(Data entries)

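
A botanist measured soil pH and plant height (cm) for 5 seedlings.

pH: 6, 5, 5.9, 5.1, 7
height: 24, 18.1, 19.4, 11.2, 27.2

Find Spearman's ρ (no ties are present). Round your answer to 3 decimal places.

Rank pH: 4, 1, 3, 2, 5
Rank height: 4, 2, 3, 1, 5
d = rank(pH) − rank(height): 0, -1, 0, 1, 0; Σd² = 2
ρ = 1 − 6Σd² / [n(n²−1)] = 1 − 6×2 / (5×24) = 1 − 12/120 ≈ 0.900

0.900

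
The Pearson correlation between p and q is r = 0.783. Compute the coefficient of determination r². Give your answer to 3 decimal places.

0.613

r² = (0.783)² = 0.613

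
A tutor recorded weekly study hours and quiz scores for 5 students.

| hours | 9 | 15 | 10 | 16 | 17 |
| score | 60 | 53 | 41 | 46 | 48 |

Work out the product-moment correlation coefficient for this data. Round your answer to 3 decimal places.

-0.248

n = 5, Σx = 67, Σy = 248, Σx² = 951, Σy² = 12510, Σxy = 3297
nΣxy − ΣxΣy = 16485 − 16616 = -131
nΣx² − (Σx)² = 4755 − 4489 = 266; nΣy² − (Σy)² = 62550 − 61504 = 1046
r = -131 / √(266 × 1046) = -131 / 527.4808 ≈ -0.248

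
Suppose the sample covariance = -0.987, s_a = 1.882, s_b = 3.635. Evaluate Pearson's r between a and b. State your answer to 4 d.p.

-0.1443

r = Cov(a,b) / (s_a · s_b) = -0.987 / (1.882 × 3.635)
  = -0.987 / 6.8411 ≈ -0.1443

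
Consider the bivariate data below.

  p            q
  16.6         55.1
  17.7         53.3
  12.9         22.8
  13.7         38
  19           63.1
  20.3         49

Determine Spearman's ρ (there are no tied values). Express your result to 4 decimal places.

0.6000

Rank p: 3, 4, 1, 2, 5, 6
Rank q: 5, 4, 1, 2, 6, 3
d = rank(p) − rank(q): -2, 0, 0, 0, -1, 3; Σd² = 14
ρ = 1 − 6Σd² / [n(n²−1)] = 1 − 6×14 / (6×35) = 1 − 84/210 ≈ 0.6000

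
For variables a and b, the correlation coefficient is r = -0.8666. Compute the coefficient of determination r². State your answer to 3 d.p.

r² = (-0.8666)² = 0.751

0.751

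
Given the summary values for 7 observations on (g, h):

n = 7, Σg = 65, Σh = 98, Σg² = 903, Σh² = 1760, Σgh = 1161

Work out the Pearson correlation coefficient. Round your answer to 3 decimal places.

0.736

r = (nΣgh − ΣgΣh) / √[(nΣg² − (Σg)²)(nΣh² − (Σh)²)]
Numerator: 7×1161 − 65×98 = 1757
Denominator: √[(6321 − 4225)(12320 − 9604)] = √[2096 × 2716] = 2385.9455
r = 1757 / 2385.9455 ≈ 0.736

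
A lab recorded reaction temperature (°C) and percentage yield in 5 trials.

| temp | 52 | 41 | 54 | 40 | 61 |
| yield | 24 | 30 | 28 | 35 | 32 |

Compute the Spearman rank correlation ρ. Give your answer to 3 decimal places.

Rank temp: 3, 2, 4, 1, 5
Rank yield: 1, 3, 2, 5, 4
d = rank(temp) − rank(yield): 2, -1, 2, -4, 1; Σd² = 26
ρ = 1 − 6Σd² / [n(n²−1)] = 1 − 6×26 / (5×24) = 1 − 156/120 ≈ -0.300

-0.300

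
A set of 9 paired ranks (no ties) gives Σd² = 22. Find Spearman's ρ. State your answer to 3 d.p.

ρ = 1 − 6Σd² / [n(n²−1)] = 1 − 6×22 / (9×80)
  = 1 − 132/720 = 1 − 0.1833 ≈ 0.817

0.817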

---

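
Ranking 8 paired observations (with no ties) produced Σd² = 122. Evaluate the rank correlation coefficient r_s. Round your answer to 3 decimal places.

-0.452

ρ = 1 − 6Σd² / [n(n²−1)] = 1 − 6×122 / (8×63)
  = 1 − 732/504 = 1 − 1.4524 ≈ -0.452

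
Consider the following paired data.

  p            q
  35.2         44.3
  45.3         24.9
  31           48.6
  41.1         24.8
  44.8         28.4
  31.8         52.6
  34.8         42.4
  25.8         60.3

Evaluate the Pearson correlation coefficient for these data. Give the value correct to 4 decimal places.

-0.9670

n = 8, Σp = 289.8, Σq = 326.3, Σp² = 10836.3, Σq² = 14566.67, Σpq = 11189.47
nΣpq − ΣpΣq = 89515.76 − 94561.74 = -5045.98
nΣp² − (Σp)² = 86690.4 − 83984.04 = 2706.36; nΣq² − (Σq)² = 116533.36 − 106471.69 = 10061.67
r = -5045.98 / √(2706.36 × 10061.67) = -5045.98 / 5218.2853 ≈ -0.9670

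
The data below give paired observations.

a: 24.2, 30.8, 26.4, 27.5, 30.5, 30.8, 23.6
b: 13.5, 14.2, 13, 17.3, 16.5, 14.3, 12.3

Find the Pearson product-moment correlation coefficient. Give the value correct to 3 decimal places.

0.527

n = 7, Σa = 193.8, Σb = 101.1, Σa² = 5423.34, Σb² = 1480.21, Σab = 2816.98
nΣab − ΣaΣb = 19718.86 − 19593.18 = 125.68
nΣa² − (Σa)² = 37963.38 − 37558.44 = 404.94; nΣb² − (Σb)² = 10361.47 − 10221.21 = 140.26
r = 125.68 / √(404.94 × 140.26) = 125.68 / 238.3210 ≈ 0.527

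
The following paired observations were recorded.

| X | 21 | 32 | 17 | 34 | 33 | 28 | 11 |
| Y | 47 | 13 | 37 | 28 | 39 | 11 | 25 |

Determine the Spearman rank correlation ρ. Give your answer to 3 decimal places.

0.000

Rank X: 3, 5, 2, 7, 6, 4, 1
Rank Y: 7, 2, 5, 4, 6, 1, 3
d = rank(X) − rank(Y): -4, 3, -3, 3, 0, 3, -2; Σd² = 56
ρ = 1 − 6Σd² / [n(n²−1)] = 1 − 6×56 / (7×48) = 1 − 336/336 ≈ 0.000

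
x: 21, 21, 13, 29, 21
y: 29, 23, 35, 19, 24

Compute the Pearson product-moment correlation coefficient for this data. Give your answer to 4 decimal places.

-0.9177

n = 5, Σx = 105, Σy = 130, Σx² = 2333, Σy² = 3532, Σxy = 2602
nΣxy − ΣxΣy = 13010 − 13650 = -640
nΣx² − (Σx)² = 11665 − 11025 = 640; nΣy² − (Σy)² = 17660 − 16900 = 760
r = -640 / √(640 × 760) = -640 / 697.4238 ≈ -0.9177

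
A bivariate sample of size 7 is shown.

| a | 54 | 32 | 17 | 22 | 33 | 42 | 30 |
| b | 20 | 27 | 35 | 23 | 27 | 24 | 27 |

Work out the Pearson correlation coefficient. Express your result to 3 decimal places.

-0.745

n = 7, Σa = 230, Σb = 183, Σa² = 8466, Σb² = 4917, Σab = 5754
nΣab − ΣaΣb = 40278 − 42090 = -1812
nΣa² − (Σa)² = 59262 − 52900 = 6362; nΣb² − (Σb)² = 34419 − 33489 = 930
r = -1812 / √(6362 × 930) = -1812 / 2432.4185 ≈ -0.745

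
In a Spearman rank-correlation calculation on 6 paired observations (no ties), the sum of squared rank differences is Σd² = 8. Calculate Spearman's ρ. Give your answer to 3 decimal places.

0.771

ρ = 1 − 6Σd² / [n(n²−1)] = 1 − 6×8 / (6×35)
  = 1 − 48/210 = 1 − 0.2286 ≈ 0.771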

* * *

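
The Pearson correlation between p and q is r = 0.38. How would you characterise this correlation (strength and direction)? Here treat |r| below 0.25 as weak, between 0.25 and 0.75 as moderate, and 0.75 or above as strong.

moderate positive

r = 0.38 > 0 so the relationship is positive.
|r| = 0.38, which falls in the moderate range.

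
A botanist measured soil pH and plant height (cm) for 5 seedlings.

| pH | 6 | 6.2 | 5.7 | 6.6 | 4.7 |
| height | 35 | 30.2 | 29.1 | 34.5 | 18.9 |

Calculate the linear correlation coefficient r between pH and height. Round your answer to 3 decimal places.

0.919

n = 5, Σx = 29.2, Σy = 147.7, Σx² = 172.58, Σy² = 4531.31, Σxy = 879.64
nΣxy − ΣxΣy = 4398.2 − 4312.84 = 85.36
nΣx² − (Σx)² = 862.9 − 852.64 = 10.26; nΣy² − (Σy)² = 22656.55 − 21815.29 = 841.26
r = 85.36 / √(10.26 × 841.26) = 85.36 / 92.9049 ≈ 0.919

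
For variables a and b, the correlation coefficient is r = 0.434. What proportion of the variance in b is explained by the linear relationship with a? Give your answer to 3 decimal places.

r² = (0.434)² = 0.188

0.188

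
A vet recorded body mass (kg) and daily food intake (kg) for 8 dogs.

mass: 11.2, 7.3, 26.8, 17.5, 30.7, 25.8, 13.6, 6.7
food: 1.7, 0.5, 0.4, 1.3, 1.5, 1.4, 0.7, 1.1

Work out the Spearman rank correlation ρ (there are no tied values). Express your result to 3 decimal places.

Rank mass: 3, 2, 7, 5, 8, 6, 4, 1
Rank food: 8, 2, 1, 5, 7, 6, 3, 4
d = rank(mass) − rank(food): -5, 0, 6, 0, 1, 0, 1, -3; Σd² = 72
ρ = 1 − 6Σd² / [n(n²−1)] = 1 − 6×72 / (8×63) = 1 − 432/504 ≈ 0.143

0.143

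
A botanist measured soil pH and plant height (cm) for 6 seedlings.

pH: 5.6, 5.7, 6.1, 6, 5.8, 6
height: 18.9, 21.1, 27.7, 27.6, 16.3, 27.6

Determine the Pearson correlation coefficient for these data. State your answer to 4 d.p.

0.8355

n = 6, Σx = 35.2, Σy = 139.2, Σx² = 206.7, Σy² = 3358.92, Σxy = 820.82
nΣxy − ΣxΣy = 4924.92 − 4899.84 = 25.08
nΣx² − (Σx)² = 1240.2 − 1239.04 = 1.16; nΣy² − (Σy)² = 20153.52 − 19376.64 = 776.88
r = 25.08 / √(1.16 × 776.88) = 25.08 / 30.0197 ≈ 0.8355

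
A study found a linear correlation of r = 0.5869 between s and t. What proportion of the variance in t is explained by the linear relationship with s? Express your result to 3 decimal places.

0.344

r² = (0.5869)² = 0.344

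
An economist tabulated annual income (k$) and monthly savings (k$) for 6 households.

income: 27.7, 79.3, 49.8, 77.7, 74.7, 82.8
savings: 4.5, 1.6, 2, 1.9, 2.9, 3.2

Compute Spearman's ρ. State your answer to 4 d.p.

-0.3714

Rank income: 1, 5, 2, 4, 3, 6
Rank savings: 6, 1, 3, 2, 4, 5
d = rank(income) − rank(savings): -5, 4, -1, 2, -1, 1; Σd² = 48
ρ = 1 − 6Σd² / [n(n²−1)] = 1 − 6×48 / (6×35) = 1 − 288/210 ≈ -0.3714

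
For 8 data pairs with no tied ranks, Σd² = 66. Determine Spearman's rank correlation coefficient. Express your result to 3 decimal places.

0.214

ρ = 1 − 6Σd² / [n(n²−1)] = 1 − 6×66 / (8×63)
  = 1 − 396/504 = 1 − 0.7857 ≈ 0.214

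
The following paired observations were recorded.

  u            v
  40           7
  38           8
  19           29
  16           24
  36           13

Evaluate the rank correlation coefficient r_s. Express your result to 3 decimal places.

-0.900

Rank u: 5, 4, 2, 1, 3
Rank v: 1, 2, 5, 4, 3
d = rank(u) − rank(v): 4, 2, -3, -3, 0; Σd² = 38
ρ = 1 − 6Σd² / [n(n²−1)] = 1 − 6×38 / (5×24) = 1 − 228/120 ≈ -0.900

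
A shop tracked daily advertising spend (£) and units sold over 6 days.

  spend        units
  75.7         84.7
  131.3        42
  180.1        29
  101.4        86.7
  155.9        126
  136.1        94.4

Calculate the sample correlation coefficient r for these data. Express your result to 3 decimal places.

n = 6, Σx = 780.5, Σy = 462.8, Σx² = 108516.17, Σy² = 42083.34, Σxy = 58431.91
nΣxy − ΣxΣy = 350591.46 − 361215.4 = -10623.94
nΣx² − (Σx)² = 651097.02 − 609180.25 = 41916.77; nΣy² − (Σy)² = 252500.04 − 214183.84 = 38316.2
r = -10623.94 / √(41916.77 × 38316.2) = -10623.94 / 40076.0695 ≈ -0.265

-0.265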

* _Assignment_: Wherever the word "Consider" appears in the entries above, copy that whole line.

* _Exercise result_:
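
Consider the bivariate data below.
Consider the following paired data.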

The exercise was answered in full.